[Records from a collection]
━━━━━━━━━━━━━━━━━━━━

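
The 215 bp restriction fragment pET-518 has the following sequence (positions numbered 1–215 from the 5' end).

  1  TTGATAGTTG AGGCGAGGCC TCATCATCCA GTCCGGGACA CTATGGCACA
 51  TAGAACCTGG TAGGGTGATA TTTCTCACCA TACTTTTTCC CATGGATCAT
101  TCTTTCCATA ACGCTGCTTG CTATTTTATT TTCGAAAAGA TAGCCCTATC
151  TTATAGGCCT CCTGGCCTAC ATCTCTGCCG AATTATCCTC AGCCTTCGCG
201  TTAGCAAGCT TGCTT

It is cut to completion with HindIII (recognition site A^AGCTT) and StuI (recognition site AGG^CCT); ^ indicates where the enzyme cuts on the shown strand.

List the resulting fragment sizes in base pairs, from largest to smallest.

The HindIII site (AAGCTT) starts at position 206.
HindIII cuts after the first base of each site, so after position 206.
StuI sites (AGGCCT) start at positions 16, 155.
StuI cuts after base 3 of each site, so after positions 18, 157.
Combined cut positions: 18, 157, 206.
Linear molecule, 3 cuts → 4 fragments:
  1–18 → 18 bp
  19–157 → 139 bp
  158–206 → 49 bp
  207–215 → 9 bp
Sorted largest to smallest: 139, 49, 18, 9 bp.

139, 49, 18, 9 bp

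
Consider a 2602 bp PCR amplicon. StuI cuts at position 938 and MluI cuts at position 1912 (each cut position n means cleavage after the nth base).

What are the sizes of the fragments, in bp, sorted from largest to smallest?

Combined cut positions (sorted): 938, 1912.
Linear molecule, 2 cuts → 3 fragments:
  938 − 0 = 938 bp
  1912 − 938 = 974 bp
  2602 − 1912 = 690 bp
Sorted largest to smallest: 974, 938, 690 bp.

974, 938, 690 bp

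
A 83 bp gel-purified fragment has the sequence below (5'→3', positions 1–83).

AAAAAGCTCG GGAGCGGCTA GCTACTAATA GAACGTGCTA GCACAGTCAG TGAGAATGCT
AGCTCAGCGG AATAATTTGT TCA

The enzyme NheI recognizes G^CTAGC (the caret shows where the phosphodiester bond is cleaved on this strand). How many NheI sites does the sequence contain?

3

GCTAGC occurs starting at positions 17, 37, 58.
NheI cuts at 3 sites.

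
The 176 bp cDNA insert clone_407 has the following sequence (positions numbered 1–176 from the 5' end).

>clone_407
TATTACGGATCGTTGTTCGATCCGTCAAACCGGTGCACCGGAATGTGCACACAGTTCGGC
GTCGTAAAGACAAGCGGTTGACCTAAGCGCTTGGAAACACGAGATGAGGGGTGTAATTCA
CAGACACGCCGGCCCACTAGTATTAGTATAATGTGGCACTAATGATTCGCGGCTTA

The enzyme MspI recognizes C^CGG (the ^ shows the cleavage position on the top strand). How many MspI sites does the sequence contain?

CCGG occurs starting at positions 30, 38, 129.
MspI cuts at 3 sites.

3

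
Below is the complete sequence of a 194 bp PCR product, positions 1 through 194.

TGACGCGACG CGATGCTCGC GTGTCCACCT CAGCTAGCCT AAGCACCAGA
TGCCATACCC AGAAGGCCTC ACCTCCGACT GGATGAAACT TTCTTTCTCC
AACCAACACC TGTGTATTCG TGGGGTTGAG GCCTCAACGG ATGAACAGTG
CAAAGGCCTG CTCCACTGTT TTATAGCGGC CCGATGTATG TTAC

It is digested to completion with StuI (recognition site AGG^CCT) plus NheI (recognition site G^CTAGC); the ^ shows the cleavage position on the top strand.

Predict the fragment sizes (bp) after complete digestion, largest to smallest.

65, 38, 33, 33, 25 bp

StuI sites (AGGCCT) start at positions 64, 129, 154.
StuI cuts after base 3 of each site, so after positions 66, 131, 156.
The NheI site (GCTAGC) starts at position 33.
NheI cuts after the first base of each site, so after position 33.
Combined cut positions: 33, 66, 131, 156.
Linear molecule, 4 cuts → 5 fragments:
  1–33 → 33 bp
  34–66 → 33 bp
  67–131 → 65 bp
  132–156 → 25 bp
  157–194 → 38 bp
Sorted largest to smallest: 65, 38, 33, 33, 25 bp.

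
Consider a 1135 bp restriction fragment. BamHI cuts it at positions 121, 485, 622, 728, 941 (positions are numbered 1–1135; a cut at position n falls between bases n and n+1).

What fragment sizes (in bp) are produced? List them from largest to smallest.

364, 213, 194, 137, 121, 106 bp

Linear molecule, 5 cuts → 6 fragments:
  121 − 0 = 121 bp
  485 − 121 = 364 bp
  622 − 485 = 137 bp
  728 − 622 = 106 bp
  941 − 728 = 213 bp
  1135 − 941 = 194 bp
Sorted largest to smallest: 364, 213, 194, 137, 121, 106 bp.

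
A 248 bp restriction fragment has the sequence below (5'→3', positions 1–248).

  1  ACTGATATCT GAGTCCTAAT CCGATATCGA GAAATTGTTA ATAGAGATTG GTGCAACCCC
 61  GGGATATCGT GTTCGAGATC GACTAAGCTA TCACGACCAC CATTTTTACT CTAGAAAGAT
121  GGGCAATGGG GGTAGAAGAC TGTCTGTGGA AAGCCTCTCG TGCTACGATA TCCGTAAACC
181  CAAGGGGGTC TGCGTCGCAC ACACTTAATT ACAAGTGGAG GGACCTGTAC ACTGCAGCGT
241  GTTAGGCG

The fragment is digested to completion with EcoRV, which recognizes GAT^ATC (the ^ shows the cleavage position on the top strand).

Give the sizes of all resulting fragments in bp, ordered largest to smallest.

104, 79, 40, 19, 6 bp

EcoRV sites (GATATC) start at positions 4, 23, 63, 167.
EcoRV cuts after base 3 of each site, so after positions 6, 25, 65, 169.
Linear molecule, 4 cuts → 5 fragments:
  1–6 → 6 bp
  7–25 → 19 bp
  26–65 → 40 bp
  66–169 → 104 bp
  170–248 → 79 bp
Sorted largest to smallest: 104, 79, 40, 19, 6 bp.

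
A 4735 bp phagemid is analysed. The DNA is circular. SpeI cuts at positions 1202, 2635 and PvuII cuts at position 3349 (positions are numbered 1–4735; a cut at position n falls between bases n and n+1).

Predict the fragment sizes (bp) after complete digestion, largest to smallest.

Combined cut positions (sorted): 1202, 2635, 3349.
Circular molecule, 3 cuts → 3 fragments:
  2635 − 1202 = 1433 bp
  3349 − 2635 = 714 bp
  wrap: 4735 − 3349 + 1202 = 2588 bp
Sorted largest to smallest: 2588, 1433, 714 bp.

2588, 1433, 714 bp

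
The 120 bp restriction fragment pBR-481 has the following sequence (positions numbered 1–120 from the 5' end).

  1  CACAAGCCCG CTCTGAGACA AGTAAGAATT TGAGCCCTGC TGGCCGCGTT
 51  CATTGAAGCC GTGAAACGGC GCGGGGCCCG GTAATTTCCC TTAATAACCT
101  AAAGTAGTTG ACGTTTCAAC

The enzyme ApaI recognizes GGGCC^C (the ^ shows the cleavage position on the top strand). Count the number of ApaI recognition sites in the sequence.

1

GGGCCC occurs starting at position 74.
ApaI cuts at 1 site.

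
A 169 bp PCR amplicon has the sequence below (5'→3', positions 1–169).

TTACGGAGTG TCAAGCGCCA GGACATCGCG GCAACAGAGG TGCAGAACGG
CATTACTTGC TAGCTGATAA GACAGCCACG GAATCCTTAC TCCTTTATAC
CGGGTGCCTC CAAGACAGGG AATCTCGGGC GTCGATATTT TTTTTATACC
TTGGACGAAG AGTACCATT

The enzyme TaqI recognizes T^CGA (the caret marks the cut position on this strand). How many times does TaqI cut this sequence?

1

TCGA occurs starting at position 132.
TaqI cuts at 1 site.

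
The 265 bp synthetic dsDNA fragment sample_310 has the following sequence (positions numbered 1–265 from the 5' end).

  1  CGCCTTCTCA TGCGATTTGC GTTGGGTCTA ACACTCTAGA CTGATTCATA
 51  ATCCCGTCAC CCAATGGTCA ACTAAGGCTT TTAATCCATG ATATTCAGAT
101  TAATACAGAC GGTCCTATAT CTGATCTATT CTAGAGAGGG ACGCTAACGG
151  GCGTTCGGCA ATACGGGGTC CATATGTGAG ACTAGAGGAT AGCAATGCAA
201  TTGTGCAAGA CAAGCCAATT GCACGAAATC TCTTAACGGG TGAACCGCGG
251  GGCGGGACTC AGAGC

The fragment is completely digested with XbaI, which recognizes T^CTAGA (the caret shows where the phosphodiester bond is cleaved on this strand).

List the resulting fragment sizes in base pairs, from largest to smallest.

135, 95, 35 bp

XbaI sites (TCTAGA) start at positions 35, 130.
XbaI cuts after the first base of each site, so after positions 35, 130.
Linear molecule, 2 cuts → 3 fragments:
  1–35 → 35 bp
  36–130 → 95 bp
  131–265 → 135 bp
Sorted largest to smallest: 135, 95, 35 bp.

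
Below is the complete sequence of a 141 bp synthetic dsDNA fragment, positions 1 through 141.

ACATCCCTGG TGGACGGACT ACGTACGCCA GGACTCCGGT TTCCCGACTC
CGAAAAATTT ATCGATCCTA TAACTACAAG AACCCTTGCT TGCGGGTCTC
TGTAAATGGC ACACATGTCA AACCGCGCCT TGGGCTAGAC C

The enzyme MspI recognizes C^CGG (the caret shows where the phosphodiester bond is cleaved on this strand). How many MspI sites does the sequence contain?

CCGG occurs starting at position 36.
MspI cuts at 1 site.

1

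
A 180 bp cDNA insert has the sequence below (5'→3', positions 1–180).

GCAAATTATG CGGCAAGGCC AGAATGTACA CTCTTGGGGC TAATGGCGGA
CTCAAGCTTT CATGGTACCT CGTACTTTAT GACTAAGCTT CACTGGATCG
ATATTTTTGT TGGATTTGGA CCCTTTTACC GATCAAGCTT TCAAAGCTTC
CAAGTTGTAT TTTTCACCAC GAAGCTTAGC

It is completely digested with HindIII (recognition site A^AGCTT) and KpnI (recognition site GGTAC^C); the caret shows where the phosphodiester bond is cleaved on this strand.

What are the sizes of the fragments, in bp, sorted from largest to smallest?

54, 50, 28, 17, 14, 9, 8 bp

HindIII sites (AAGCTT) start at positions 54, 85, 135, 144, 172.
HindIII cuts after the first base of each site, so after positions 54, 85, 135, 144, 172.
The KpnI site (GGTACC) starts at position 64.
KpnI cuts after base 5 of each site (before the last base), so after position 68.
Combined cut positions: 54, 68, 85, 135, 144, 172.
Linear molecule, 6 cuts → 7 fragments:
  1–54 → 54 bp
  55–68 → 14 bp
  69–85 → 17 bp
  86–135 → 50 bp
  136–144 → 9 bp
  145–172 → 28 bp
  173–180 → 8 bp
Sorted largest to smallest: 54, 50, 28, 17, 14, 9, 8 bp.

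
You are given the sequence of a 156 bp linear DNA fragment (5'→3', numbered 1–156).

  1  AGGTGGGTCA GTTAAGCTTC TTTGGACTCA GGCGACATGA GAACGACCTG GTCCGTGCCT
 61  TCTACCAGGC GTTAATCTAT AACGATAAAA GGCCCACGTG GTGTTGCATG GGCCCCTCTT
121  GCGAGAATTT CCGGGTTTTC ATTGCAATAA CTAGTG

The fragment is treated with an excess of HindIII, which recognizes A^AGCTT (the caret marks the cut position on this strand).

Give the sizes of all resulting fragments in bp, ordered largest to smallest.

142, 14 bp

The HindIII site (AAGCTT) starts at position 14.
HindIII cuts after the first base of each site, so after position 14.
Linear molecule, 1 cut → 2 fragments:
  1–14 → 14 bp
  15–156 → 142 bp
Sorted largest to smallest: 142, 14 bp.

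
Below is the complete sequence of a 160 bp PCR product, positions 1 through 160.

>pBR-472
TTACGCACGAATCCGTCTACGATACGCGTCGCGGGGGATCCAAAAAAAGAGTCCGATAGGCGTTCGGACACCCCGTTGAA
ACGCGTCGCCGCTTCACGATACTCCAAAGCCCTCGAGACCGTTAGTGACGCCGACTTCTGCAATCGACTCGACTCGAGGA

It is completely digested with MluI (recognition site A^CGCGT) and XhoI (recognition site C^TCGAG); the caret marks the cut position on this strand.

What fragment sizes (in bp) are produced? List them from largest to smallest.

MluI sites (ACGCGT) start at positions 24, 81.
MluI cuts after the first base of each site, so after positions 24, 81.
XhoI sites (CTCGAG) start at positions 112, 153.
XhoI cuts after the first base of each site, so after positions 112, 153.
Combined cut positions: 24, 81, 112, 153.
Linear molecule, 4 cuts → 5 fragments:
  1–24 → 24 bp
  25–81 → 57 bp
  82–112 → 31 bp
  113–153 → 41 bp
  154–160 → 7 bp
Sorted largest to smallest: 57, 41, 31, 24, 7 bp.

57, 41, 31, 24, 7 bp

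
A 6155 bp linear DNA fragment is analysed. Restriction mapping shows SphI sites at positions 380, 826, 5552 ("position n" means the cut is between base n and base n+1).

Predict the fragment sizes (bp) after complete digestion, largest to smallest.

Linear molecule, 3 cuts → 4 fragments:
  380 − 0 = 380 bp
  826 − 380 = 446 bp
  5552 − 826 = 4726 bp
  6155 − 5552 = 603 bp
Sorted largest to smallest: 4726, 603, 446, 380 bp.

4726, 603, 446, 380 bp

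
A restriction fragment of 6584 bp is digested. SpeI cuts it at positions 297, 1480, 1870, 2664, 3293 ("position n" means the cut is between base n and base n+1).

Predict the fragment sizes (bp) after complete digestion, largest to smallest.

3291, 1183, 794, 629, 390, 297 bp

Linear molecule, 5 cuts → 6 fragments:
  297 − 0 = 297 bp
  1480 − 297 = 1183 bp
  1870 − 1480 = 390 bp
  2664 − 1870 = 794 bp
  3293 − 2664 = 629 bp
  6584 − 3293 = 3291 bp
Sorted largest to smallest: 3291, 1183, 794, 629, 390, 297 bp.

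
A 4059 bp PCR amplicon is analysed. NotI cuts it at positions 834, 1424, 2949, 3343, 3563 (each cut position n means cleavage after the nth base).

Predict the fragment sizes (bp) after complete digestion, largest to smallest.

Linear molecule, 5 cuts → 6 fragments:
  834 − 0 = 834 bp
  1424 − 834 = 590 bp
  2949 − 1424 = 1525 bp
  3343 − 2949 = 394 bp
  3563 − 3343 = 220 bp
  4059 − 3563 = 496 bp
Sorted largest to smallest: 1525, 834, 590, 496, 394, 220 bp.

1525, 834, 590, 496, 394, 220 bp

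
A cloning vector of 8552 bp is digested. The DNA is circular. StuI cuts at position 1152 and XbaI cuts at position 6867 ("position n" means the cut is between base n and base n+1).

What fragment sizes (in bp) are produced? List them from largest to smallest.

5715, 2837 bp

Combined cut positions (sorted): 1152, 6867.
Circular molecule, 2 cuts → 2 fragments:
  6867 − 1152 = 5715 bp
  wrap: 8552 − 6867 + 1152 = 2837 bp
Sorted largest to smallest: 5715, 2837 bp.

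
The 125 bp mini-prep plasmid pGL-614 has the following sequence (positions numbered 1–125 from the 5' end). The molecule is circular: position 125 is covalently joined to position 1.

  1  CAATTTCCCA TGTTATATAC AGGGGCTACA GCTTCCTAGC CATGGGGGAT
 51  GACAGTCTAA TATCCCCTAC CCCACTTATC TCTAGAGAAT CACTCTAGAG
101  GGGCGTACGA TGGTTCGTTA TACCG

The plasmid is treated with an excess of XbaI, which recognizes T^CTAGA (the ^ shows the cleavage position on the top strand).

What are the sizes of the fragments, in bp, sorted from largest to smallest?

XbaI sites (TCTAGA) start at positions 81, 94.
XbaI cuts after the first base of each site, so after positions 81, 94.
Circular molecule, 2 cuts → 2 fragments:
  82–94 → 13 bp
  95–125 then 1–81 → 31 + 81 = 112 bp
Sorted largest to smallest: 112, 13 bp.

112, 13 bp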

━━━━━━━━━━━━━━━━━━━━

The lines above from the one containing "ACTAAGGCTT TTAATCCATG ATATTCAGAT" through the one containing "It is completely digested with HindIII" are to be set down exactly, and no others.

Solution:
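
 51  ATCCCGTCAC CCAATGGTCA ACTAAGGCTT TTAATCCATG ATATTCAGAT
101  TAATACAGAC GGTCCTATAT CTGATCTATT CTAGAGAGGG ACGCTAACGG
151  GCGTTCGGCA ATACGGGGTC CATATGTGAG ACTAGAGGAT AGCAATGCAA
201  TTGTGCAAGA CAAGCCAATT GCACGAAATC TCTTAACGGG TGAACCGCGG
251  GGCGGGACTC AGAGC

The fragment is completely digested with XbaI, which recognizes T^CTAGA (the caret shows where the phosphodiester bond is cleaved on this strand).

List the resulting fragment sizes in base pairs, from largest to smallest.

135, 95, 35 bp

XbaI sites (TCTAGA) start at positions 35, 130.
XbaI cuts after the first base of each site, so after positions 35, 130.
Linear molecule, 2 cuts → 3 fragments:
  1–35 → 35 bp
  36–130 → 95 bp
  131–265 → 135 bp
Sorted largest to smallest: 135, 95, 35 bp.

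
Below is the complete sequence of a 141 bp synthetic dsDNA fragment, positions 1 through 141.

ACATCCCTGG TGGACGGACT ACGTACGCCA GGACTCCGGT TTCCCGACTC
CGAAAAATTT ATCGATCCTA TAACTACAAG AACCCTTGCT TGCGGGTCTC
TGTAAATGGC ACACATGTCA AACCGCGCCT TGGGCTAGAC C

The enzyme MspI recognizes C^CGG (the caret shows where the phosphodiester bond is cleaved on this strand). How many MspI sites does the sequence contain?

CCGG occurs starting at position 36.
MspI cuts at 1 site.

1

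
A 180 bp cDNA insert has the sequence below (5'→3', positions 1–180).

GCAAATTATG CGGCAAGGCC AGAATGTACA CTCTTGGGGC TAATGGCGGA
CTCAAGCTTT CATGGTACCT CGTACTTTAT GACTAAGCTT CACTGGATCG
ATATTTTTGT TGGATTTGGA CCCTTTTACC GATCAAGCTT TCAAAGCTTC
CAAGTTGTAT TTTTCACCAC GAAGCTTAGC

It is completely digested with HindIII (recognition site A^AGCTT) and KpnI (recognition site GGTAC^C); the caret shows where the phosphodiester bond is cleaved on this strand.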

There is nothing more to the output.